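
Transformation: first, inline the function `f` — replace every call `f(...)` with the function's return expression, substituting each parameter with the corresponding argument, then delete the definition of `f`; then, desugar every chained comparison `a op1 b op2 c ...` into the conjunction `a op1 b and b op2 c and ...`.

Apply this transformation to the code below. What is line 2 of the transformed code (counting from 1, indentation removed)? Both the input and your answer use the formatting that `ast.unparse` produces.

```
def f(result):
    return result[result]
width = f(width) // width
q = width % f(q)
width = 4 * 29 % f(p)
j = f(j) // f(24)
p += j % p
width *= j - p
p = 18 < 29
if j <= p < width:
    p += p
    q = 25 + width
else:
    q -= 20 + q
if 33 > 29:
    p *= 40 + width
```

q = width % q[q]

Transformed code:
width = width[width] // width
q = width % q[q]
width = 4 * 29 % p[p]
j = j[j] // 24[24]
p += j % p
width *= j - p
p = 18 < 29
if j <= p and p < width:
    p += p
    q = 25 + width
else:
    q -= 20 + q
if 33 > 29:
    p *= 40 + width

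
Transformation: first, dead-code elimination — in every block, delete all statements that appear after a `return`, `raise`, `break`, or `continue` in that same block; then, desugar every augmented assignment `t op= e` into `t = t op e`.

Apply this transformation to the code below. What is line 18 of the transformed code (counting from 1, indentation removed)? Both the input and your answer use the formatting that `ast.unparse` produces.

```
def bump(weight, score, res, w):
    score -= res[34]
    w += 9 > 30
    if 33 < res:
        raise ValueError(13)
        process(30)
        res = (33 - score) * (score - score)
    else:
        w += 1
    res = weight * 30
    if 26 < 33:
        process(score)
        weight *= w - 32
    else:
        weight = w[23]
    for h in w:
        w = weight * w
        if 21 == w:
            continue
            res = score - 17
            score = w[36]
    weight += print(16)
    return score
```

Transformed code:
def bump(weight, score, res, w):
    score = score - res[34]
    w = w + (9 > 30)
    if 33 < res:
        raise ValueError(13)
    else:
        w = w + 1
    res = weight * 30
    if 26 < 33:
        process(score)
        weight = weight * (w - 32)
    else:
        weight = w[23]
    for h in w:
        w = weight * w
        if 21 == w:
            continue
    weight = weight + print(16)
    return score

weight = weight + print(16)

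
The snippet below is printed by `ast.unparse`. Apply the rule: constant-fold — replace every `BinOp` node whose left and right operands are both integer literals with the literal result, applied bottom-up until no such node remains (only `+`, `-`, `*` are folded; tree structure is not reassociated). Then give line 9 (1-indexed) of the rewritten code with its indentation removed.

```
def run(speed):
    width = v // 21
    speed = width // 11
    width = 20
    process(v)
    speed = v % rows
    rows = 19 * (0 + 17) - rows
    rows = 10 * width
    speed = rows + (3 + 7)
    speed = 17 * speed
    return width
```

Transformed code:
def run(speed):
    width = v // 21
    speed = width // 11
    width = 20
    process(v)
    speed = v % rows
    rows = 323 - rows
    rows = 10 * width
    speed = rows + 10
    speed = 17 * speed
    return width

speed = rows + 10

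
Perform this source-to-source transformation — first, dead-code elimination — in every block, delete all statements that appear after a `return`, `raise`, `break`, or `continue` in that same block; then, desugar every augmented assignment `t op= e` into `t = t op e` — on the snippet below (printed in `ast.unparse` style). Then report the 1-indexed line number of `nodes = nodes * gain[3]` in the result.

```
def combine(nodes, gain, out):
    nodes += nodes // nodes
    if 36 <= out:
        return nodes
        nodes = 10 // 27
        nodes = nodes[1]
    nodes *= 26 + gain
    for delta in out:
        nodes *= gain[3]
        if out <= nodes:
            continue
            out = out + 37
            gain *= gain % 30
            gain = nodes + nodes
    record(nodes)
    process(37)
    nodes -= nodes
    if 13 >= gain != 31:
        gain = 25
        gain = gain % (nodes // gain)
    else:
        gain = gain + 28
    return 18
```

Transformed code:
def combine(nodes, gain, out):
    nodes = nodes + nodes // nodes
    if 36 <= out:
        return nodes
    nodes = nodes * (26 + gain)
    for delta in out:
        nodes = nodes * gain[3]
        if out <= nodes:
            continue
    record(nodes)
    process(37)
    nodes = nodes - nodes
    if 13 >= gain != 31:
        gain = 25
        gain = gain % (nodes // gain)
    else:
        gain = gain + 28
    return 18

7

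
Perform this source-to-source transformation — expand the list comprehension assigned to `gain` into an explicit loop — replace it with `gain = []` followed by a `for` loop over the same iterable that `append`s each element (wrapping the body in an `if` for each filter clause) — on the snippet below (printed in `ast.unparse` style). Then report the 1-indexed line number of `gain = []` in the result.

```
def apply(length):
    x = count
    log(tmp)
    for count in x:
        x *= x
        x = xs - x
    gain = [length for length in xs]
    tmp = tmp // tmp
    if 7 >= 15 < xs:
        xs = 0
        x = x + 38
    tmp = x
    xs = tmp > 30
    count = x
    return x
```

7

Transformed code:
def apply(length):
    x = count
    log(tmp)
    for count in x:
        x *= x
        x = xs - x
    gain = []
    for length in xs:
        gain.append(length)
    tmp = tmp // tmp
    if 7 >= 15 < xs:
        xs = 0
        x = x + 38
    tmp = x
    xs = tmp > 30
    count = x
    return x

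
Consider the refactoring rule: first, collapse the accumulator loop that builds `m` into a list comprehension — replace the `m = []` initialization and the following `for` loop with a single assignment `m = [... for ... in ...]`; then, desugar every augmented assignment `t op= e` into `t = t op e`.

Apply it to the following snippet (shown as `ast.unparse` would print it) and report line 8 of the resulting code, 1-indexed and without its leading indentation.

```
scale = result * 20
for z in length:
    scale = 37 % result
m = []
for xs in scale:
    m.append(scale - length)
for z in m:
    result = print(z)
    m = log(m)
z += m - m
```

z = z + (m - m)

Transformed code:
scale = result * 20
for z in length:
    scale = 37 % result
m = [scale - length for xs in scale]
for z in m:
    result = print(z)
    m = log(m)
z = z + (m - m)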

━━━━

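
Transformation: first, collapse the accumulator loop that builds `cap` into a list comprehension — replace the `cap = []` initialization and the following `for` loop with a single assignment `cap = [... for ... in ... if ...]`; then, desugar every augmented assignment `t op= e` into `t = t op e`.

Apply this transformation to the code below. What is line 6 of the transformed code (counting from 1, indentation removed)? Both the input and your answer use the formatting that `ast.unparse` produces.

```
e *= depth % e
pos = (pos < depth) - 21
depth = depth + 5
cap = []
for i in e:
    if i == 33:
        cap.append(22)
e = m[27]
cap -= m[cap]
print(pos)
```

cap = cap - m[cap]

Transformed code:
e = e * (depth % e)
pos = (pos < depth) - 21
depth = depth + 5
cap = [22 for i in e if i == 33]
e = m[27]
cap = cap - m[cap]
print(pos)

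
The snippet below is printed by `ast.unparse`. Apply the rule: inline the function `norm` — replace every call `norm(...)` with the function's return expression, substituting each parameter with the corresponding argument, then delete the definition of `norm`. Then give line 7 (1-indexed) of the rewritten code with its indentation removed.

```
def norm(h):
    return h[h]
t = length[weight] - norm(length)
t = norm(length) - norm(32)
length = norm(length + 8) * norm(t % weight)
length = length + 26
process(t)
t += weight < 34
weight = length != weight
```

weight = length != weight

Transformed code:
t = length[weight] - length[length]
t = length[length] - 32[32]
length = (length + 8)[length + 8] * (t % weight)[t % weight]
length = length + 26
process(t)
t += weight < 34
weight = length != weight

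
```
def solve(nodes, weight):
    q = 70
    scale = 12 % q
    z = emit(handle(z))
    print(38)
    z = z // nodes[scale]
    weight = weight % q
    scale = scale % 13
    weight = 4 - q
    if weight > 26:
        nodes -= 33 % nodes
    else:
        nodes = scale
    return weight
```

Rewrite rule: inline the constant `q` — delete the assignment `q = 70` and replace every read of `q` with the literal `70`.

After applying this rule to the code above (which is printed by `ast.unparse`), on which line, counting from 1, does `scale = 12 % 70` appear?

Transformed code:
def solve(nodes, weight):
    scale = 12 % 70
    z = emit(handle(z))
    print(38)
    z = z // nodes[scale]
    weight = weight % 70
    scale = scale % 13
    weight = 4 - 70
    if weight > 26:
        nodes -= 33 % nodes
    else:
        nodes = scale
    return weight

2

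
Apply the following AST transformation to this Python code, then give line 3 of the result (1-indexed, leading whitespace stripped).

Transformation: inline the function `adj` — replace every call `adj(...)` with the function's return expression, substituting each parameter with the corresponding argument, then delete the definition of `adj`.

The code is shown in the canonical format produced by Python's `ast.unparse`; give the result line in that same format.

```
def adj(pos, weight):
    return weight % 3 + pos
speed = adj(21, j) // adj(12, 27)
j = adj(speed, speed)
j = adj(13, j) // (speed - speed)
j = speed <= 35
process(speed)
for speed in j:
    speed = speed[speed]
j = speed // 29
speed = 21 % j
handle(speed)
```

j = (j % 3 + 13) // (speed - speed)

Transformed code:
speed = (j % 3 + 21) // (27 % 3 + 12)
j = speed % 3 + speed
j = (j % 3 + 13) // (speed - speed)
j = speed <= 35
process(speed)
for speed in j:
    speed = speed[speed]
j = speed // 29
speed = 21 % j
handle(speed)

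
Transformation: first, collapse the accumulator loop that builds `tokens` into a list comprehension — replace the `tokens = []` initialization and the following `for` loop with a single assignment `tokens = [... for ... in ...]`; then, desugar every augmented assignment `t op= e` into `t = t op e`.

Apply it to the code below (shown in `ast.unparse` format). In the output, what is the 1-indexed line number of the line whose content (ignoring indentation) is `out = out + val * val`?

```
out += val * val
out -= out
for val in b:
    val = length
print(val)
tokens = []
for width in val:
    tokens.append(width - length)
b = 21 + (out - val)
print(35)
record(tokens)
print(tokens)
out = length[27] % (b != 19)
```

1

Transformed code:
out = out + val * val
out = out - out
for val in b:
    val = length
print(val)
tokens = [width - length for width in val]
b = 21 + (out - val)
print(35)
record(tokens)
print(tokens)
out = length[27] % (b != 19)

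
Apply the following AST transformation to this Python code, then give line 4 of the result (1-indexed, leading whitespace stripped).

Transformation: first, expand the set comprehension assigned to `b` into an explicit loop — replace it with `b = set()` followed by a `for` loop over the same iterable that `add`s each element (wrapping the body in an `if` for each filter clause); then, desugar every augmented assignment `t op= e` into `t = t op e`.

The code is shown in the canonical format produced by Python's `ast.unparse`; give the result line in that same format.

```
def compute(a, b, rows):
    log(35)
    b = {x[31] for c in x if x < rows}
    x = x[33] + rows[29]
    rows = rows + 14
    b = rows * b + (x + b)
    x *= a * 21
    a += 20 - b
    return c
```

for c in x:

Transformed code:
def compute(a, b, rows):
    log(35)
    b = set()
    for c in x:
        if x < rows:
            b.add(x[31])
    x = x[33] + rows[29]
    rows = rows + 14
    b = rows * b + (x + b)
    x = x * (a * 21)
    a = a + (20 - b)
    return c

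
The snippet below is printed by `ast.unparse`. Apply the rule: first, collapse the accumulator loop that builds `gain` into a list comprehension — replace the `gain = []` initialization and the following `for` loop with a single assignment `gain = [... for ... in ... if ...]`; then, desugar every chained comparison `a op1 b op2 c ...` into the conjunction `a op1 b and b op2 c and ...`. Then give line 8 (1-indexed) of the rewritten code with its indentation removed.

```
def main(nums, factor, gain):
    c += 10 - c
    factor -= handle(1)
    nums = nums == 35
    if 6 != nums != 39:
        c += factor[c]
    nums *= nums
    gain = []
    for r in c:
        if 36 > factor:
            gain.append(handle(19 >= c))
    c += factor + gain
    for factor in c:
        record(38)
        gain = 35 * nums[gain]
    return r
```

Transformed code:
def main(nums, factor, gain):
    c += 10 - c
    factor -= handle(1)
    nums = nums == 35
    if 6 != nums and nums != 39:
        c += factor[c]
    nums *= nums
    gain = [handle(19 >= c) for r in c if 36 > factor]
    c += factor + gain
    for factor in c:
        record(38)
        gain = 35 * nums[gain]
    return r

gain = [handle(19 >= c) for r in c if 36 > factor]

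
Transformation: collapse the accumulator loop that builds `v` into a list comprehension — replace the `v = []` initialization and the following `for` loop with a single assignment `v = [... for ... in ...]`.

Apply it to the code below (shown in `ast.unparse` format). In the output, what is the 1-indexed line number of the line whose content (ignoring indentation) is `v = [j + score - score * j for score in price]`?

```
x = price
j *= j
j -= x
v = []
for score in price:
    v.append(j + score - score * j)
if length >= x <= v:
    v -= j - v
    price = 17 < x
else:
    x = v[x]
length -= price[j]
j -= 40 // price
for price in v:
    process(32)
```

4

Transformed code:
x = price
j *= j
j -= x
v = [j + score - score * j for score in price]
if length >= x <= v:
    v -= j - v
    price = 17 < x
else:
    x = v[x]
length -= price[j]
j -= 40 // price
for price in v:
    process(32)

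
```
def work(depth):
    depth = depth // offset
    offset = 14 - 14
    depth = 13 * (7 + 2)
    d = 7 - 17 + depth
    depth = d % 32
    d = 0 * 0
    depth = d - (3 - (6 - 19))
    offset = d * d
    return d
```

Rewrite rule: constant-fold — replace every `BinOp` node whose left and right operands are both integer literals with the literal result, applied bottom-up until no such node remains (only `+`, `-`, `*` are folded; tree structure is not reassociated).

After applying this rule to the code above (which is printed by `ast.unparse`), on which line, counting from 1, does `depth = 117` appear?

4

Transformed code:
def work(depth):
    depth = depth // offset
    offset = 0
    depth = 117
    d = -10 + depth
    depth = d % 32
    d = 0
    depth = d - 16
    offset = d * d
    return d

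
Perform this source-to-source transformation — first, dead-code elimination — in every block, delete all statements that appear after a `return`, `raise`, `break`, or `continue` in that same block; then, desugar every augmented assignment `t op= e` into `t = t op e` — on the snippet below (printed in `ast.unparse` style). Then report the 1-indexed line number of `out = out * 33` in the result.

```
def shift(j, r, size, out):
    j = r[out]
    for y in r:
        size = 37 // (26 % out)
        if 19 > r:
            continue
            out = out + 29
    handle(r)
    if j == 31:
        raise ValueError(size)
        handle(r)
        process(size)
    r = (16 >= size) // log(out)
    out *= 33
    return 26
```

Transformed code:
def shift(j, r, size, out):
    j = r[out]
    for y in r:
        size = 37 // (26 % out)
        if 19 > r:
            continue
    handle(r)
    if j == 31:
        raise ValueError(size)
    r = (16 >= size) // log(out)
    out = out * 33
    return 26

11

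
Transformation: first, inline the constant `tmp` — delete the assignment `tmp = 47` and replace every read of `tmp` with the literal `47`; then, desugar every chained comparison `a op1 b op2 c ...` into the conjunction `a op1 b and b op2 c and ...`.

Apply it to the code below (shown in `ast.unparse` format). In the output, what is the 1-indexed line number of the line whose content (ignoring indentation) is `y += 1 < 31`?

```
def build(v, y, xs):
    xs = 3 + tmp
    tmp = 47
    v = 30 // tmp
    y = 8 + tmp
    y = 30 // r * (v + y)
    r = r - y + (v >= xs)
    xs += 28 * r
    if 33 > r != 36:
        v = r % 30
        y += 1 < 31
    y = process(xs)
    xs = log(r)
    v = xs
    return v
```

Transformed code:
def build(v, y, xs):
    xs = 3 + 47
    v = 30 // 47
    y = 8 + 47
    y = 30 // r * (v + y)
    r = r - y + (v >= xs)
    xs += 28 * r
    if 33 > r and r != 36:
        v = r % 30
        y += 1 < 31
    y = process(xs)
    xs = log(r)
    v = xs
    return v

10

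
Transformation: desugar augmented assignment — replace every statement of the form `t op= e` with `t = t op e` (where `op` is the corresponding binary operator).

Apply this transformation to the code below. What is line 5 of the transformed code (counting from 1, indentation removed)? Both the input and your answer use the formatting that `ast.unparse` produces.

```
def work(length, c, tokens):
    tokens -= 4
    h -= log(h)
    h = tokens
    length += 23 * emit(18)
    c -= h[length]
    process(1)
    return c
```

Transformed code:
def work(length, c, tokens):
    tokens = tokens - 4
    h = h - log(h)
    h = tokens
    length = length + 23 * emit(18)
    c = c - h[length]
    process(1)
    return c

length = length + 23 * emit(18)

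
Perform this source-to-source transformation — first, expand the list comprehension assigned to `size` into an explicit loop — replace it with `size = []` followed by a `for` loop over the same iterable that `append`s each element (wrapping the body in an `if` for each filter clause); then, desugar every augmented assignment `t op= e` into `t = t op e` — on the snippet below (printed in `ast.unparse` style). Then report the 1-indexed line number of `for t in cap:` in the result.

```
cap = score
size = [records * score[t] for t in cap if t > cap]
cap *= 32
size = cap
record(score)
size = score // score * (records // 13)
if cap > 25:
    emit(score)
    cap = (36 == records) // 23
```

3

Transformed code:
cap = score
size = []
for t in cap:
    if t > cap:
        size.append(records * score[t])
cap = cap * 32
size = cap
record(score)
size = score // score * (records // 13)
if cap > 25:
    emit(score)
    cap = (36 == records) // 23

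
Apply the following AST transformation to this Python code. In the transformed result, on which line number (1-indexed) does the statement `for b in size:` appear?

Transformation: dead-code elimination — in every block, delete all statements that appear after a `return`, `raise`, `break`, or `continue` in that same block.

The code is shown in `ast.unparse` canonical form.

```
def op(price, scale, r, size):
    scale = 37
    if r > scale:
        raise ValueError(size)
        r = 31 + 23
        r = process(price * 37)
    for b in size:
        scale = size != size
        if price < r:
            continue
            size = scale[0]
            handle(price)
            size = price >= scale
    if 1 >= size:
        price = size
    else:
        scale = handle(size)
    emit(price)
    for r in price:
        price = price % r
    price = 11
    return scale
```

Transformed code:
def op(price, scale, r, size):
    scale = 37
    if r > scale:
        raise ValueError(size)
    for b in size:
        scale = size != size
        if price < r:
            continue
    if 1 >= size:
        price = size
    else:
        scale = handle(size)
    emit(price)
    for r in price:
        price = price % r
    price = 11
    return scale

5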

━━━━

## HOW TO COMPLETE THIS TASK
Considering only the data above, return the lines in which "norm" occurs.

## SOLUTION TO THE EXERCISE
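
The snippet below is printed by `ast.unparse`. Apply the rule: inline the function `norm` — replace every call `norm(...)` with the function's return expression, substituting each parameter with the corresponding argument, then delete the definition of `norm`. Then give line 7 (1-indexed) of the rewritten code with its indentation removed.
def norm(h):
t = length[weight] - norm(length)
t = norm(length) - norm(32)
length = norm(length + 8) * norm(t % weight)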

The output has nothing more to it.